(Dataset entries)
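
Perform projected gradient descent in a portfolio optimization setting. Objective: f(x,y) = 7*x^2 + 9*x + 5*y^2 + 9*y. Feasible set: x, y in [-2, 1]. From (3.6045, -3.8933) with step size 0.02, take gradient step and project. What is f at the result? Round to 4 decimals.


Step 1: Compute gradient at (3.6045, -3.8933).
grad_x = 2*7*3.6045 + 9 = 59.463
grad_y = 2*5*-3.8933 + 9 = -29.933
Step 2: Gradient step.
x_raw = 3.6045 - 0.02*59.463 = 2.4152
y_raw = -3.8933 - 0.02*-29.933 = -3.2946
Step 3: Project onto [-2, 1].
x_proj = clip(2.4152) = 1.0
y_proj = clip(-3.2946) = -2.0
Step 4: Evaluate f.
f(1.0, -2.0) = 18.0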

What is being asked
Exact repetition is required: return every record shown above.

Solution to the problem
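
Perform projected gradient descent in a portfolio optimization setting. Objective: f(x,y) = 7*x^2 + 9*x + 5*y^2 + 9*y. Feasible set: x, y in [-2, 1]. From (3.6045, -3.8933) with step size 0.02, take gradient step and project. What is f at the result? Round to 4 decimals.


Step 1: Compute gradient at (3.6045, -3.8933).
grad_x = 2*7*3.6045 + 9 = 59.463
grad_y = 2*5*-3.8933 + 9 = -29.933
Step 2: Gradient step.
x_raw = 3.6045 - 0.02*59.463 = 2.4152
y_raw = -3.8933 - 0.02*-29.933 = -3.2946
Step 3: Project onto [-2, 1].
x_proj = clip(2.4152) = 1.0
y_proj = clip(-3.2946) = -2.0
Step 4: Evaluate f.
f(1.0, -2.0) = 18.0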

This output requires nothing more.